- [WHAT TO PRODUCE]: Return only the line that contains "Primer 1: 5′-GTGTTGTT-3′." and each line after it, through the last line of the data below, copied exactly.

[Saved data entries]

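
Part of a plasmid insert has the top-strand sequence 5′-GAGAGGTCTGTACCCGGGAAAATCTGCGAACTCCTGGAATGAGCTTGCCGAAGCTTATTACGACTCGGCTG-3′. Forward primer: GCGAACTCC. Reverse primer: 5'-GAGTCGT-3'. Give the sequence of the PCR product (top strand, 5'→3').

The forward primer matches the template at positions 26–34.
Reverse complement of the reverse primer: ACGACTC. This occurs on the top strand at positions 60–66.
The product is the template from position 26 through 66 (41 bp).

5'-GCGAACTCCTGGAATGAGCTTGCCGAAGCTTATTACGACTC-3'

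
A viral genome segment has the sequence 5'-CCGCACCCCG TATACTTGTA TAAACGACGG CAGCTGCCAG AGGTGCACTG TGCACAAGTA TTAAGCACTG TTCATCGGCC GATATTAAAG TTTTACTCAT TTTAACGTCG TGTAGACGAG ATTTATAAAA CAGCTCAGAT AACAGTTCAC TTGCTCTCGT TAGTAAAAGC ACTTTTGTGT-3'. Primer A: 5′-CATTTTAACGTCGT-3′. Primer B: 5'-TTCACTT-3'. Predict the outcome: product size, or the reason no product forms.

No product — both primers anneal to the same strand and extend in the same direction.

Primer A (CATTTTAACGTCGT) matches the top strand at positions 98–111 (3' end points downstream).
Primer B (TTCACTT) also matches the top strand directly, at positions 146–152 — its reverse complement AAGTGAA is not present.
Both primers anneal to the bottom strand with 3' ends pointing the same way, so neither can prime synthesis back toward the other.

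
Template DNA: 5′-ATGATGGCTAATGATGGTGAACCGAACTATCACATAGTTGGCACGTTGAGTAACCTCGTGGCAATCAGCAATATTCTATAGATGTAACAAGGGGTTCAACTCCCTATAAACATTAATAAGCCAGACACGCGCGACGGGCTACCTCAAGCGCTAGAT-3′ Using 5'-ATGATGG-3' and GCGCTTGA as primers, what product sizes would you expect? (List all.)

151 bp, 141 bp

The forward primer ATGATGG matches the top strand at positions 1–7, 11–17.
The reverse primer's reverse complement is TCAAGCGC, matching at positions 144–151.
Each forward site pairs with the reverse site to give a product ending at position 151: sizes 151, 141 bp.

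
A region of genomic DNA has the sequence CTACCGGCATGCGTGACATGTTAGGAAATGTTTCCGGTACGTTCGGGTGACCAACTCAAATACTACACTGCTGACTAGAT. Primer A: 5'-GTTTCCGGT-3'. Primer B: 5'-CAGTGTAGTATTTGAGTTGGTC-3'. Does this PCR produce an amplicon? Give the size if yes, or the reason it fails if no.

Yes — a 41 bp product.

Primer A (GTTTCCGGT) matches the top strand at positions 30–38; it acts as a forward primer.
Primer B's reverse complement is GACCAACTCAAATACTACACTG, matching the top strand at positions 49–70; it acts as a reverse primer.
The 3' ends face each other across positions 30–70, giving a 41 bp product.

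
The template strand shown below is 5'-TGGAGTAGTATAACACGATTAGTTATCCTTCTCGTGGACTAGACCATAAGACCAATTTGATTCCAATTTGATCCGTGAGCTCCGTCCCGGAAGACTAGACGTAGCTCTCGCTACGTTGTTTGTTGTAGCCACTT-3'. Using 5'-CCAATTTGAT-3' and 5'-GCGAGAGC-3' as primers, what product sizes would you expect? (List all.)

The forward primer CCAATTTGAT matches the top strand at positions 52–61, 63–72.
The reverse primer's reverse complement is GCTCTCGC, matching at positions 104–111.
Each forward site pairs with the reverse site to give a product ending at position 111: sizes 60, 49 bp.

60 bp, 49 bp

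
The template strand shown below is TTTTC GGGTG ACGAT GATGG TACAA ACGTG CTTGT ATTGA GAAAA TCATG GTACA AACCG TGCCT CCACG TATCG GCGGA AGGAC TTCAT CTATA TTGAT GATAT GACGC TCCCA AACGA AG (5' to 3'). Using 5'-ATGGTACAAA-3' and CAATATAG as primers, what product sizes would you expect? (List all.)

The forward primer ATGGTACAAA matches the top strand at positions 17–26, 48–57.
The reverse primer's reverse complement is CTATATTG, matching at positions 91–98.
Each forward site pairs with the reverse site to give a product ending at position 98: sizes 82, 51 bp.

82 bp, 51 bp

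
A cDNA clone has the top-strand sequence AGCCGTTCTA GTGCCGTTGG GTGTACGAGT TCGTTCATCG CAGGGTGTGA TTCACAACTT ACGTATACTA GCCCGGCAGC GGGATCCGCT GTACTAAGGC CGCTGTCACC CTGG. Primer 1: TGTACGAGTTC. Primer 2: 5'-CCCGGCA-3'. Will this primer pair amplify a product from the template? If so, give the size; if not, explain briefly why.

Primer 1 (TGTACGAGTTC) matches the top strand at positions 22–32 (3' end points downstream).
Primer 2 (CCCGGCA) also matches the top strand directly, at positions 72–78 — its reverse complement TGCCGGG is not present.
Both primers anneal to the bottom strand with 3' ends pointing the same way, so neither can prime synthesis back toward the other.

No product — both primers anneal to the same strand and extend in the same direction.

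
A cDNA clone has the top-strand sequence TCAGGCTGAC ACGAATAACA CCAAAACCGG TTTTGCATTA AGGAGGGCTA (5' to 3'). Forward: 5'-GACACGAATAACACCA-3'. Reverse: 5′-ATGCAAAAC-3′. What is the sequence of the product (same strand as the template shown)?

5'-GACACGAATAACACCAAAACCGGTTTTGCAT-3'

Forward primer GACACGAATAACACCA is found on the top strand at positions 8–23.
Reverse complement of the reverse primer: GTTTTGCAT. This occurs on the top strand at positions 30–38.
The product is the template from position 8 through 38 (31 bp).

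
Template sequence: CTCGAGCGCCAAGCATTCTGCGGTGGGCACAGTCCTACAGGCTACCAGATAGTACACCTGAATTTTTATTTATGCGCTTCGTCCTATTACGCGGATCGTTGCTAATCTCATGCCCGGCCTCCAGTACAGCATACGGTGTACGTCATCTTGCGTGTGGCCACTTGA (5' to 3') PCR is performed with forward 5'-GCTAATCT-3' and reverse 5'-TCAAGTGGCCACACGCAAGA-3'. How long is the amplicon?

Forward primer GCTAATCT is found on the top strand at positions 101–108.
The reverse primer's reverse complement is TCTTGCGTGTGGCCACTTGA, which matches the template at positions 146–165.
Product length = (reverse-primer end) − (forward-primer start) + 1 = 165 − 101 + 1 = 65 bp.

65 bp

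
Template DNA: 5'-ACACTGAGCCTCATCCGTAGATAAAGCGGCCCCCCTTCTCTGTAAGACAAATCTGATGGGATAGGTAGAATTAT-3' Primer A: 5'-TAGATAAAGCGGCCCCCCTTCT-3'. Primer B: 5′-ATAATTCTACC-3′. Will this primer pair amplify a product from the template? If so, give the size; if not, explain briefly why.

Primer A (TAGATAAAGCGGCCCCCCTTCT) matches the top strand at positions 18–39; it acts as a forward primer.
Primer B's reverse complement is GGTAGAATTAT, matching the top strand at positions 64–74; it acts as a reverse primer.
The 3' ends face each other across positions 18–74, giving a 57 bp product.

Yes — a 57 bp product.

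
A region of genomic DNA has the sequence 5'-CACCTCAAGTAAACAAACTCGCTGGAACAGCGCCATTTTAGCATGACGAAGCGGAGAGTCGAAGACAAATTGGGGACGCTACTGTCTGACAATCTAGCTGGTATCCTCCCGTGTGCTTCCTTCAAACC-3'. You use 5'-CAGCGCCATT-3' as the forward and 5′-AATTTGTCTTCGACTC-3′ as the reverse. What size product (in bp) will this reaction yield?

Scanning the template, CAGCGCCATT occurs at positions 28–37; this primer anneals to the bottom strand there with its 3' end pointing downstream.
Taking the reverse complement of AATTTGTCTTCGACTC gives GAGTCGAAGACAAATT, found at positions 56–71 on the template; the primer anneals here to the top strand with its 3' end pointing upstream.
Amplicon spans positions 28–71: 44 bp.

44 bp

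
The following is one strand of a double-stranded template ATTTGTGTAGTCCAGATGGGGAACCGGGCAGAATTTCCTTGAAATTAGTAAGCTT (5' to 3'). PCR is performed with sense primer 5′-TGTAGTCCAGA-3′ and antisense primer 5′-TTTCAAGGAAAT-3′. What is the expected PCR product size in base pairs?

The forward primer matches the template at positions 6–16.
Taking the reverse complement of TTTCAAGGAAAT gives ATTTCCTTGAAA, found at positions 33–44 on the template; the primer anneals here to the top strand with its 3' end pointing upstream.
Product length = (reverse-primer end) − (forward-primer start) + 1 = 44 − 6 + 1 = 39 bp.

39 bp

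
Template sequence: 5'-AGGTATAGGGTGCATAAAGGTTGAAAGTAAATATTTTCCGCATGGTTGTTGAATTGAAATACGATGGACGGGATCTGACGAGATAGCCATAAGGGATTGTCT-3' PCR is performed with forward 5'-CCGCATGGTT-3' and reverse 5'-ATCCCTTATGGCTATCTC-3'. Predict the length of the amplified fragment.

60 bp

Scanning the template, CCGCATGGTT occurs at positions 38–47; this primer anneals to the bottom strand there with its 3' end pointing downstream.
The reverse primer's reverse complement is GAGATAGCCATAAGGGAT, which matches the template at positions 80–97.
Product length = (reverse-primer end) − (forward-primer start) + 1 = 97 − 38 + 1 = 60 bp.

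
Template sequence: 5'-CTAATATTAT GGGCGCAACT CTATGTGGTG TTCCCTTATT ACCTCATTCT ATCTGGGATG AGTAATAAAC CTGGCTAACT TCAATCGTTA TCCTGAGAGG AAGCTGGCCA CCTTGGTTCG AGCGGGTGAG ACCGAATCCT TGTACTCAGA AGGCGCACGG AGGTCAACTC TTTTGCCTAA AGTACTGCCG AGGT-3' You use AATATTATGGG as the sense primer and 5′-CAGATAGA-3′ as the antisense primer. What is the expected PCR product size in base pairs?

53 bp

Forward primer AATATTATGGG is found on the top strand at positions 3–13.
Reverse complement of the reverse primer: TCTATCTG. This occurs on the top strand at positions 48–55.
Amplicon spans positions 3–55: 53 bp.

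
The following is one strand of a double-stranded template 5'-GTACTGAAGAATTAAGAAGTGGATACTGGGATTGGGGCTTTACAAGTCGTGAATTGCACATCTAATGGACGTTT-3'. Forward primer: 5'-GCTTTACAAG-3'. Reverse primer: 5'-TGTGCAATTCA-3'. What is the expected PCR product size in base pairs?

The forward primer matches the template at positions 37–46.
Taking the reverse complement of TGTGCAATTCA gives TGAATTGCACA, found at positions 50–60 on the template; the primer anneals here to the top strand with its 3' end pointing upstream.
The product runs from position 37 to position 60, so its length is 60 − 37 + 1 = 24 bp.

24 bp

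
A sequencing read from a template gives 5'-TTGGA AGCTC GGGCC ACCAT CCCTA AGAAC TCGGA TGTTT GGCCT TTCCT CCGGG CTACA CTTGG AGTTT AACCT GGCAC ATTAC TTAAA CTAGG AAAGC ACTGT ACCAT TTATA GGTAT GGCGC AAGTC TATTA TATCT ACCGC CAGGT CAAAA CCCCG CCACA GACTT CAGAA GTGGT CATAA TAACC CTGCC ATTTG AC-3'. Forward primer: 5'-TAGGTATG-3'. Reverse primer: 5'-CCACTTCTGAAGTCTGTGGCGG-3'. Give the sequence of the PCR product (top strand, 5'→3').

The forward primer matches the template at positions 114–121.
Reverse complement of the reverse primer: CCGCCACAGACTTCAGAAGTGG. This occurs on the top strand at positions 158–179.
The product is the template from position 114 through 179 (66 bp).

5'-TAGGTATGGCGCAAGTCTATTATATCTACCGCCAGGTCAAAACCCCGCCACAGACTTCAGAAGTGG-3'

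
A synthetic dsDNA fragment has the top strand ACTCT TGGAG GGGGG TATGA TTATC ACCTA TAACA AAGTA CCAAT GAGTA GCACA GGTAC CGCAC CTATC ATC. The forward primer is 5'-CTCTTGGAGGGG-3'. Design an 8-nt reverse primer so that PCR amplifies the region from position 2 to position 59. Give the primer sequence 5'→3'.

The product's 3' end on the top strand is position 59.
The reverse primer anneals to the top strand over positions 52–59, i.e. to CACAGGTA.
Its sequence written 5'→3' is the reverse complement: TACCTGTG.

5'-TACCTGTG-3'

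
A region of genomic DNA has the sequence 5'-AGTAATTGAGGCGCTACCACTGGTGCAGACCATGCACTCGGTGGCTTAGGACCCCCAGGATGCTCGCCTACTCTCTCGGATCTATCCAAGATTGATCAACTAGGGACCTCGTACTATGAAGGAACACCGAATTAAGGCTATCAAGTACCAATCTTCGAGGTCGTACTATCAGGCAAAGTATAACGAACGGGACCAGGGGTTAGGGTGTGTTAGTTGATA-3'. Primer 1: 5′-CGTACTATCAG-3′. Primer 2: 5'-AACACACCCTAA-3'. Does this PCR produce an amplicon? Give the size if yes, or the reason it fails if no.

Yes — a 50 bp product.

Primer 1 (CGTACTATCAG) matches the top strand at positions 162–172; it acts as a forward primer.
Primer 2's reverse complement is TTAGGGTGTGTT, matching the top strand at positions 200–211; it acts as a reverse primer.
The 3' ends face each other across positions 162–211, giving a 50 bp product.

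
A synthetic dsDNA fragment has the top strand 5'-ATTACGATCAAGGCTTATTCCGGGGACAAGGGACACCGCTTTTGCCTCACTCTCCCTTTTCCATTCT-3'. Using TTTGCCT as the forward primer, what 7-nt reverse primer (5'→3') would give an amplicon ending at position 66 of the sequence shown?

5'-GAATGGA-3'

The forward primer binds at positions 41–47; the product's 3' end on the top strand is position 66.
The reverse primer anneals to the top strand over positions 60–66, i.e. to TCCATTC.
Its sequence written 5'→3' is the reverse complement: GAATGGA.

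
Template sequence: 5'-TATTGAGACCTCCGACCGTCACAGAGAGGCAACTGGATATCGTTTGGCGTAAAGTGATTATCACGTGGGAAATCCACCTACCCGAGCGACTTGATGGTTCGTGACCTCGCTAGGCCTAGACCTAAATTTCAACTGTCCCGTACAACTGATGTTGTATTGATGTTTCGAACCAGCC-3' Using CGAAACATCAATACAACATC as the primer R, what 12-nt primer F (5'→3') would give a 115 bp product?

5'-AGTGATTATCAC-3'

The reverse primer's reverse complement GATGTTGTATTGATGTTTCG matches the template at positions 148–167, so the product ends at position 167.
A 115 bp product then starts at position 167 − 115 + 1 = 53.
The forward primer is identical to the top strand there: AGTGATTATCAC.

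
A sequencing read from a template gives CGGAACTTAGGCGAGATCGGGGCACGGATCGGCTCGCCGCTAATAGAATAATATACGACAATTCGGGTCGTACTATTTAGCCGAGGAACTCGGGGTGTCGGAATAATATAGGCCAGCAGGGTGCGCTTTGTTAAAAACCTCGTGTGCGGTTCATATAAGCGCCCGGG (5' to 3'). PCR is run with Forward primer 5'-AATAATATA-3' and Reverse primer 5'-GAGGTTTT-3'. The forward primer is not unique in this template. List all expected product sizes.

The forward primer AATAATATA matches the top strand at positions 47–55, 102–110.
The reverse primer's reverse complement is AAAACCTC, matching at positions 134–141.
Each forward site pairs with the reverse site to give a product ending at position 141: sizes 95, 40 bp.

95 bp, 40 bp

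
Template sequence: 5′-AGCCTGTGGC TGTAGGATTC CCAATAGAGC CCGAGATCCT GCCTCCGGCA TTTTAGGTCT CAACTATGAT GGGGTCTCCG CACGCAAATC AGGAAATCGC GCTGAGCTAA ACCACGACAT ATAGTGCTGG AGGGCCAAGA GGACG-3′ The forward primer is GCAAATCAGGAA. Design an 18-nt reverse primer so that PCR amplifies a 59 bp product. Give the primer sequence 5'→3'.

5'-CCTCTTGGCCCTCCAGCA-3'

The forward primer binds at positions 84–95, so a 59 bp product ends at position 84 + 59 − 1 = 142.
The reverse primer anneals to the top strand over positions 125–142, i.e. to TGCTGGAGGGCCAAGAGG.
Its sequence written 5'→3' is the reverse complement: CCTCTTGGCCCTCCAGCA.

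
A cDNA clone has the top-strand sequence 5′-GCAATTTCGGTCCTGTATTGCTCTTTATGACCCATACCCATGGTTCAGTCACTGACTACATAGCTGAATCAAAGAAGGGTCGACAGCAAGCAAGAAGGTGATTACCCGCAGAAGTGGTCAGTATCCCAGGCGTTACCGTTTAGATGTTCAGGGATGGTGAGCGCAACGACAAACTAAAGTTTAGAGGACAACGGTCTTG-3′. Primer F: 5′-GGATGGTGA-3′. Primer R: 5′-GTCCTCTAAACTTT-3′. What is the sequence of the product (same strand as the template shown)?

5'-GGATGGTGAGCGCAACGACAAACTAAAGTTTAGAGGAC-3'

Forward primer GGATGGTGA is found on the top strand at positions 152–160.
The reverse primer's reverse complement is AAAGTTTAGAGGAC, which matches the template at positions 176–189.
The product is the template from position 152 through 189 (38 bp).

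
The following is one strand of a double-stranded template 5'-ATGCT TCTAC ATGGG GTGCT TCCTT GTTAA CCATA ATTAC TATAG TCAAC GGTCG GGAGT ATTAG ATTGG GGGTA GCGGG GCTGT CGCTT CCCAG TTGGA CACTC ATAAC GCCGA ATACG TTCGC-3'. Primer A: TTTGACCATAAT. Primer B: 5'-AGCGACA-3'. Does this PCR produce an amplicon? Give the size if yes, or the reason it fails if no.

No product — primer A has no binding site in the template.

Primer A (TTTGACCATAAT) does not match the top strand, and its reverse complement ATTATGGTCAAA does not match either.
With no annealing site for primer A, no amplification occurs.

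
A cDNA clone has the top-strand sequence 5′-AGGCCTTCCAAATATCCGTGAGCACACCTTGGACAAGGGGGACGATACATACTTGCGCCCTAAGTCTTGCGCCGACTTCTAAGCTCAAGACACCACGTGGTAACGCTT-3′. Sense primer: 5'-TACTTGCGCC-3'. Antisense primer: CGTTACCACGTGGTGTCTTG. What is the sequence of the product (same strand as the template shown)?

5'-TACTTGCGCCCTAAGTCTTGCGCCGACTTCTAAGCTCAAGACACCACGTGGTAACG-3'

Scanning the template, TACTTGCGCC occurs at positions 50–59; this primer anneals to the bottom strand there with its 3' end pointing downstream.
The reverse primer's reverse complement is CAAGACACCACGTGGTAACG, which matches the template at positions 86–105.
The product is the template from position 50 through 105 (56 bp).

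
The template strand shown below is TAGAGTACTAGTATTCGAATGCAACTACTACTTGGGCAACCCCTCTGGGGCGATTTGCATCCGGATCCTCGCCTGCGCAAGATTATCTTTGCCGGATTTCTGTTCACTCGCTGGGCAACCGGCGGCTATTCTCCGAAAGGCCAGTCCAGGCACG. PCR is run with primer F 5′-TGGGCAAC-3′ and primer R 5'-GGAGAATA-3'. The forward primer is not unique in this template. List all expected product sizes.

The forward primer TGGGCAAC matches the top strand at positions 33–40, 112–119.
The reverse primer's reverse complement is TATTCTCC, matching at positions 127–134.
Each forward site pairs with the reverse site to give a product ending at position 134: sizes 102, 23 bp.

102 bp, 23 bp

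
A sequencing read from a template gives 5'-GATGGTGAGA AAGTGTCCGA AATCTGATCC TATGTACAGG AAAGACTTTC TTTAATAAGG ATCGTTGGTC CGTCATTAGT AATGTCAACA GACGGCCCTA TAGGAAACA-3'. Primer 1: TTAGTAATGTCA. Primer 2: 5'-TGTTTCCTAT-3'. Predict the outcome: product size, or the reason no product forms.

Yes — a 34 bp product.

Primer 1 (TTAGTAATGTCA) matches the top strand at positions 76–87; it acts as a forward primer.
Primer 2's reverse complement is ATAGGAAACA, matching the top strand at positions 100–109; it acts as a reverse primer.
The 3' ends face each other across positions 76–109, giving a 34 bp product.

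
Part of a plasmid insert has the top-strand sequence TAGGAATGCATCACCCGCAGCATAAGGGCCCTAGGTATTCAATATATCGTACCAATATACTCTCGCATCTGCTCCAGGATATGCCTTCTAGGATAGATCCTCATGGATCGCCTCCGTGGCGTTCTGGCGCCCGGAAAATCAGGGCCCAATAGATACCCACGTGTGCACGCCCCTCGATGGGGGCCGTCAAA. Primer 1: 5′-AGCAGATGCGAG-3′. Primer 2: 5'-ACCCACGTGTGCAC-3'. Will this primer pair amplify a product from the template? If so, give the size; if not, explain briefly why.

No product — the primers' 3' ends point away from each other.

Primer 1 (AGCAGATGCGAG) has reverse complement CTCGCATCTGCT, which matches the top strand at positions 62–73; primer 1 anneals to the top strand there with its 3' end pointing upstream toward position 62.
Primer 2 (ACCCACGTGTGCAC) matches the top strand directly at positions 155–168; it anneals to the bottom strand with its 3' end pointing downstream toward position 168.
The 3' ends diverge (primer 1 extends toward position 1, primer 2 toward position 191), so the primers never converge on a shared product.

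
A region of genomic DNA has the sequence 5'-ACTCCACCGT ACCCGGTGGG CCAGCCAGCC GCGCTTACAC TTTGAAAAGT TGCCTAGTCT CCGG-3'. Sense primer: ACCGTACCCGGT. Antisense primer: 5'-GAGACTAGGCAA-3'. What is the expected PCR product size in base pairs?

Scanning the template, ACCGTACCCGGT occurs at positions 6–17; this primer anneals to the bottom strand there with its 3' end pointing downstream.
Reverse complement of the reverse primer: TTGCCTAGTCTC. This occurs on the top strand at positions 50–61.
Product length = (reverse-primer end) − (forward-primer start) + 1 = 61 − 6 + 1 = 56 bp.

56 bp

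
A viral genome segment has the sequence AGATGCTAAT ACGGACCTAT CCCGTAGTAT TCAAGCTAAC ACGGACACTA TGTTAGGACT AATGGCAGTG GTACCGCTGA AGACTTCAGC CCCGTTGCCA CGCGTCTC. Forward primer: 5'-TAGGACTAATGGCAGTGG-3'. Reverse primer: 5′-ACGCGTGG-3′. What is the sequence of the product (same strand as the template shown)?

5'-TAGGACTAATGGCAGTGGTACCGCTGAAGACTTCAGCCCCGTTGCCACGCGT-3'

The forward primer matches the template at positions 54–71.
Reverse complement of the reverse primer: CCACGCGT. This occurs on the top strand at positions 98–105.
The product is the template from position 54 through 105 (52 bp).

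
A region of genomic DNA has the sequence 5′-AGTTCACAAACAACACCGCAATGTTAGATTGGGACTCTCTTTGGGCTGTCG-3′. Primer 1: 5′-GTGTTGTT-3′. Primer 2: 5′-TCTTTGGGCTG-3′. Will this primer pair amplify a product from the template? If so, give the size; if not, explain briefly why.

No product — the primers' 3' ends point away from each other.

Primer 1 (GTGTTGTT) has reverse complement AACAACAC, which matches the top strand at positions 9–16; primer 1 anneals to the top strand there with its 3' end pointing upstream toward position 9.
Primer 2 (TCTTTGGGCTG) matches the top strand directly at positions 38–48; it anneals to the bottom strand with its 3' end pointing downstream toward position 48.
The 3' ends diverge (primer 1 extends toward position 1, primer 2 toward position 51), so the primers never converge on a shared product.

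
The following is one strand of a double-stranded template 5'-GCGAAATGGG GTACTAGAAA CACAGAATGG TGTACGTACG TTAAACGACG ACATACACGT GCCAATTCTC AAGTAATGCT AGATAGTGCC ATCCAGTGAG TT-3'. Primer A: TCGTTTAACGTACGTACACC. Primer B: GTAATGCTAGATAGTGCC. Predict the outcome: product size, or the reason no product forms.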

- [REPLY TO THE EXERCISE]:
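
A region of genomic DNA has the sequence 5′-AGTTCACAAACAACACCGCAATGTTAGATTGGGACTCTCTTTGGGCTGTCG-3′. Primer 1: 5′-GTGTTGTT-3′. Primer 2: 5′-TCTTTGGGCTG-3′. Will this primer pair amplify a product from the template? If so, give the size; if not, explain briefly why.

No product — the primers' 3' ends point away from each other.

Primer 1 (GTGTTGTT) has reverse complement AACAACAC, which matches the top strand at positions 9–16; primer 1 anneals to the top strand there with its 3' end pointing upstream toward position 9.
Primer 2 (TCTTTGGGCTG) matches the top strand directly at positions 38–48; it anneals to the bottom strand with its 3' end pointing downstream toward position 48.
The 3' ends diverge (primer 1 extends toward position 1, primer 2 toward position 51), so the primers never converge on a shared product.

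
The following is one strand of a double-stranded template 5'-GCGAAATGGG GTACTAGAAA CACAGAATGG TGTACGTACG TTAAACGACG ACATACACGT GCCAATTCTC AAGTAATGCT AGATAGTGCC ATCCAGTGAG TT-3'. Primer A: TCGTTTAACGTACGTACACC. Primer B: GTAATGCTAGATAGTGCC. Predict the outcome: product size, or the reason no product forms.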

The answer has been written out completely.